(Dataset entries)
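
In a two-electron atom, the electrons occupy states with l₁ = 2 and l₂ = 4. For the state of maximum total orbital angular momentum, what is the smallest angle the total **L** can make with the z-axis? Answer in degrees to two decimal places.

θ_min ≈ 22.21°

The total orbital quantum number L ranges from |l₁ − l₂| to l₁ + l₂ in integer steps.
Allowed values: L = 2, 3, 4, 5, 6.
The maximum is L = 6, with |L_tot| = ℏ√(6·7) = √42 ℏ.
The minimum angle with z is arccos(6/√42) ≈ 22.21°.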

Task statement:
Return the records exactly, every line included.

Reply:
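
In a two-electron atom, the electrons occupy states with l₁ = 2 and l₂ = 4. For the state of maximum total orbital angular momentum, what is the smallest angle the total **L** can make with the z-axis? Answer in degrees to two decimal places.

θ_min ≈ 22.21°

The total orbital quantum number L ranges from |l₁ − l₂| to l₁ + l₂ in integer steps.
Allowed values: L = 2, 3, 4, 5, 6.
The maximum is L = 6, with |L_tot| = ℏ√(6·7) = √42 ℏ.
The minimum angle with z is arccos(6/√42) ≈ 22.21°.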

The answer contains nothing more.